=== Section Start ===

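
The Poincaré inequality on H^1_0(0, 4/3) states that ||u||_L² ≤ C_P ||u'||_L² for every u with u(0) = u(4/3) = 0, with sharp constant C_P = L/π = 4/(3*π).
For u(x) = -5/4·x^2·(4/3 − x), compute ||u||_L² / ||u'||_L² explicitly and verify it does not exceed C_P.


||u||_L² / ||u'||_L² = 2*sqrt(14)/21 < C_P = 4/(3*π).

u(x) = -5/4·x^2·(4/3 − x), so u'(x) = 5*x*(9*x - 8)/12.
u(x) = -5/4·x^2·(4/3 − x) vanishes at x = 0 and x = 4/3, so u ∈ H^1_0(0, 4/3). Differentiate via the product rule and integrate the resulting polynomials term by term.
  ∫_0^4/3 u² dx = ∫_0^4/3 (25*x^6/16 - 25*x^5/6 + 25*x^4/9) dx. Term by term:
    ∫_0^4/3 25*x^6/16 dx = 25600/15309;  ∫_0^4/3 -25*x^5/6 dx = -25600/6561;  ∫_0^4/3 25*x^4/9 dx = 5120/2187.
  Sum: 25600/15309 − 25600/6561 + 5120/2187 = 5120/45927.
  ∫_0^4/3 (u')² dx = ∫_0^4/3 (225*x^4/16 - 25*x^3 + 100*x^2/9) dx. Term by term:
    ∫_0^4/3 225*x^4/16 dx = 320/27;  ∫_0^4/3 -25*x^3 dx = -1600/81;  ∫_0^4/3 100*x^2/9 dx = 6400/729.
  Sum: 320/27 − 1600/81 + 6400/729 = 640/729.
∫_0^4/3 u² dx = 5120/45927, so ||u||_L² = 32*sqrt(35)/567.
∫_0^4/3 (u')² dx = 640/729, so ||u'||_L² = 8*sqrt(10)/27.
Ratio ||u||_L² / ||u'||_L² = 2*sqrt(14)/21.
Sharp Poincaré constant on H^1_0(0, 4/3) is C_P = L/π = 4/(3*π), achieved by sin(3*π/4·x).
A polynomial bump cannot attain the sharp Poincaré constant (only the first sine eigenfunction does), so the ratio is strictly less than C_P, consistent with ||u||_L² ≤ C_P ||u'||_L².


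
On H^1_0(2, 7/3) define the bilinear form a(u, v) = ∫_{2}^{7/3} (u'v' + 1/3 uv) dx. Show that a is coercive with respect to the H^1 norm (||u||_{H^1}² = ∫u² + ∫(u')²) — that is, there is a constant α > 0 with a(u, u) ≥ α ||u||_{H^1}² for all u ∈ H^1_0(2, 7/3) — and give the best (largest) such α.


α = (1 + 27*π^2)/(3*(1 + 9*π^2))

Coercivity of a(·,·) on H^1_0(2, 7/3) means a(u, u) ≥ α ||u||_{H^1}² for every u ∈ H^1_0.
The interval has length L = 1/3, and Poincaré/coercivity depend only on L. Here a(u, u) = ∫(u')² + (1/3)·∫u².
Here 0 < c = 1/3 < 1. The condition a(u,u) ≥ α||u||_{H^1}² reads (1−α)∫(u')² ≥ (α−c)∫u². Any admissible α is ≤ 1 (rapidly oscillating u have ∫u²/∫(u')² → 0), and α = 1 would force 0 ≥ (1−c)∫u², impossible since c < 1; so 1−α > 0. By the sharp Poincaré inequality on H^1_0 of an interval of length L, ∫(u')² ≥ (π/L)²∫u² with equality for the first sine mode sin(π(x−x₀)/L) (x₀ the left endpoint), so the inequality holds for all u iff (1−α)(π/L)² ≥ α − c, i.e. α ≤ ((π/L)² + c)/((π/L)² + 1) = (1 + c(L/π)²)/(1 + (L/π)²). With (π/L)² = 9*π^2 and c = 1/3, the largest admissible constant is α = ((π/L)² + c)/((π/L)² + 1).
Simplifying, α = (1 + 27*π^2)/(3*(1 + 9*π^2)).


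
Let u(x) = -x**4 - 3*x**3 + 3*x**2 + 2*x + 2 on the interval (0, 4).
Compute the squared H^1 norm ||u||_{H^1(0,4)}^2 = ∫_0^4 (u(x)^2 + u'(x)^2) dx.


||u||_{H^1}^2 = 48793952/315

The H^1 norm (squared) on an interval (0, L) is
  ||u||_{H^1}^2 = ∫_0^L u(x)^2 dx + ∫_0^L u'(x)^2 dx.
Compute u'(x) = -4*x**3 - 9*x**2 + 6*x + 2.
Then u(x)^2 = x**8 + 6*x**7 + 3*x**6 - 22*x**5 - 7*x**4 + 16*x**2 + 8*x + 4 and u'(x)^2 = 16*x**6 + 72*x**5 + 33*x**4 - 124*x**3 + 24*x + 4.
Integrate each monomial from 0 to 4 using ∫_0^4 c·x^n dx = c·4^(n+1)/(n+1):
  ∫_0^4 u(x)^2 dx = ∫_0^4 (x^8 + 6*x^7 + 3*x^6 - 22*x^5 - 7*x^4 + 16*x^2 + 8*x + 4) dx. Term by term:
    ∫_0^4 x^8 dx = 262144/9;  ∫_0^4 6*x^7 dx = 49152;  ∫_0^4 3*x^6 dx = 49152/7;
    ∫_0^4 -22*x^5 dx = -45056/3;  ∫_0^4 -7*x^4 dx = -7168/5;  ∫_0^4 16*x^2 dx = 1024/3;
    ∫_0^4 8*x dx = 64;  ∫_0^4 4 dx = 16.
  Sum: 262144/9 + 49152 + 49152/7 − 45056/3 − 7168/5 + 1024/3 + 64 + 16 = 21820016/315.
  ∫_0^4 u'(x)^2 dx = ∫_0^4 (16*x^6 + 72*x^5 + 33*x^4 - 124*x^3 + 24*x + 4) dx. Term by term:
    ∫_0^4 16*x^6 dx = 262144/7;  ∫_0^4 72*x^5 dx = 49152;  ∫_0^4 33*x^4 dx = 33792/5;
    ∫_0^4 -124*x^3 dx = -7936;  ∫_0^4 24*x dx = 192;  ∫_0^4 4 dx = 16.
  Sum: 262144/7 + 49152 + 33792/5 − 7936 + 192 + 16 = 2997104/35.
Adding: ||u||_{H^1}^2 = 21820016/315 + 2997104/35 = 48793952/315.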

=== Section End ===

Exercise instructions:
Go through the listing above and set down each line exactly as it stands.

Exercise answer:
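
The Poincaré inequality on H^1_0(0, 4/3) states that ||u||_L² ≤ C_P ||u'||_L² for every u with u(0) = u(4/3) = 0, with sharp constant C_P = L/π = 4/(3*π).
For u(x) = -5/4·x^2·(4/3 − x), compute ||u||_L² / ||u'||_L² explicitly and verify it does not exceed C_P.


||u||_L² / ||u'||_L² = 2*sqrt(14)/21 < C_P = 4/(3*π).

u(x) = -5/4·x^2·(4/3 − x), so u'(x) = 5*x*(9*x - 8)/12.
u(x) = -5/4·x^2·(4/3 − x) vanishes at x = 0 and x = 4/3, so u ∈ H^1_0(0, 4/3). Differentiate via the product rule and integrate the resulting polynomials term by term.
  ∫_0^4/3 u² dx = ∫_0^4/3 (25*x^6/16 - 25*x^5/6 + 25*x^4/9) dx. Term by term:
    ∫_0^4/3 25*x^6/16 dx = 25600/15309;  ∫_0^4/3 -25*x^5/6 dx = -25600/6561;  ∫_0^4/3 25*x^4/9 dx = 5120/2187.
  Sum: 25600/15309 − 25600/6561 + 5120/2187 = 5120/45927.
  ∫_0^4/3 (u')² dx = ∫_0^4/3 (225*x^4/16 - 25*x^3 + 100*x^2/9) dx. Term by term:
    ∫_0^4/3 225*x^4/16 dx = 320/27;  ∫_0^4/3 -25*x^3 dx = -1600/81;  ∫_0^4/3 100*x^2/9 dx = 6400/729.
  Sum: 320/27 − 1600/81 + 6400/729 = 640/729.
∫_0^4/3 u² dx = 5120/45927, so ||u||_L² = 32*sqrt(35)/567.
∫_0^4/3 (u')² dx = 640/729, so ||u'||_L² = 8*sqrt(10)/27.
Ratio ||u||_L² / ||u'||_L² = 2*sqrt(14)/21.
Sharp Poincaré constant on H^1_0(0, 4/3) is C_P = L/π = 4/(3*π), achieved by sin(3*π/4·x).
A polynomial bump cannot attain the sharp Poincaré constant (only the first sine eigenfunction does), so the ratio is strictly less than C_P, consistent with ||u||_L² ≤ C_P ||u'||_L².


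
On H^1_0(2, 7/3) define the bilinear form a(u, v) = ∫_{2}^{7/3} (u'v' + 1/3 uv) dx. Show that a is coercive with respect to the H^1 norm (||u||_{H^1}² = ∫u² + ∫(u')²) — that is, there is a constant α > 0 with a(u, u) ≥ α ||u||_{H^1}² for all u ∈ H^1_0(2, 7/3) — and give the best (largest) such α.


α = (1 + 27*π^2)/(3*(1 + 9*π^2))

Coercivity of a(·,·) on H^1_0(2, 7/3) means a(u, u) ≥ α ||u||_{H^1}² for every u ∈ H^1_0.
The interval has length L = 1/3, and Poincaré/coercivity depend only on L. Here a(u, u) = ∫(u')² + (1/3)·∫u².
Here 0 < c = 1/3 < 1. The condition a(u,u) ≥ α||u||_{H^1}² reads (1−α)∫(u')² ≥ (α−c)∫u². Any admissible α is ≤ 1 (rapidly oscillating u have ∫u²/∫(u')² → 0), and α = 1 would force 0 ≥ (1−c)∫u², impossible since c < 1; so 1−α > 0. By the sharp Poincaré inequality on H^1_0 of an interval of length L, ∫(u')² ≥ (π/L)²∫u² with equality for the first sine mode sin(π(x−x₀)/L) (x₀ the left endpoint), so the inequality holds for all u iff (1−α)(π/L)² ≥ α − c, i.e. α ≤ ((π/L)² + c)/((π/L)² + 1) = (1 + c(L/π)²)/(1 + (L/π)²). With (π/L)² = 9*π^2 and c = 1/3, the largest admissible constant is α = ((π/L)² + c)/((π/L)² + 1).
Simplifying, α = (1 + 27*π^2)/(3*(1 + 9*π^2)).


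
Let u(x) = -x**4 - 3*x**3 + 3*x**2 + 2*x + 2 on the interval (0, 4).
Compute the squared H^1 norm ||u||_{H^1(0,4)}^2 = ∫_0^4 (u(x)^2 + u'(x)^2) dx.


||u||_{H^1}^2 = 48793952/315

The H^1 norm (squared) on an interval (0, L) is
  ||u||_{H^1}^2 = ∫_0^L u(x)^2 dx + ∫_0^L u'(x)^2 dx.
Compute u'(x) = -4*x**3 - 9*x**2 + 6*x + 2.
Then u(x)^2 = x**8 + 6*x**7 + 3*x**6 - 22*x**5 - 7*x**4 + 16*x**2 + 8*x + 4 and u'(x)^2 = 16*x**6 + 72*x**5 + 33*x**4 - 124*x**3 + 24*x + 4.
Integrate each monomial from 0 to 4 using ∫_0^4 c·x^n dx = c·4^(n+1)/(n+1):
  ∫_0^4 u(x)^2 dx = ∫_0^4 (x^8 + 6*x^7 + 3*x^6 - 22*x^5 - 7*x^4 + 16*x^2 + 8*x + 4) dx. Term by term:
    ∫_0^4 x^8 dx = 262144/9;  ∫_0^4 6*x^7 dx = 49152;  ∫_0^4 3*x^6 dx = 49152/7;
    ∫_0^4 -22*x^5 dx = -45056/3;  ∫_0^4 -7*x^4 dx = -7168/5;  ∫_0^4 16*x^2 dx = 1024/3;
    ∫_0^4 8*x dx = 64;  ∫_0^4 4 dx = 16.
  Sum: 262144/9 + 49152 + 49152/7 − 45056/3 − 7168/5 + 1024/3 + 64 + 16 = 21820016/315.
  ∫_0^4 u'(x)^2 dx = ∫_0^4 (16*x^6 + 72*x^5 + 33*x^4 - 124*x^3 + 24*x + 4) dx. Term by term:
    ∫_0^4 16*x^6 dx = 262144/7;  ∫_0^4 72*x^5 dx = 49152;  ∫_0^4 33*x^4 dx = 33792/5;
    ∫_0^4 -124*x^3 dx = -7936;  ∫_0^4 24*x dx = 192;  ∫_0^4 4 dx = 16.
  Sum: 262144/7 + 49152 + 33792/5 − 7936 + 192 + 16 = 2997104/35.
Adding: ||u||_{H^1}^2 = 21820016/315 + 2997104/35 = 48793952/315.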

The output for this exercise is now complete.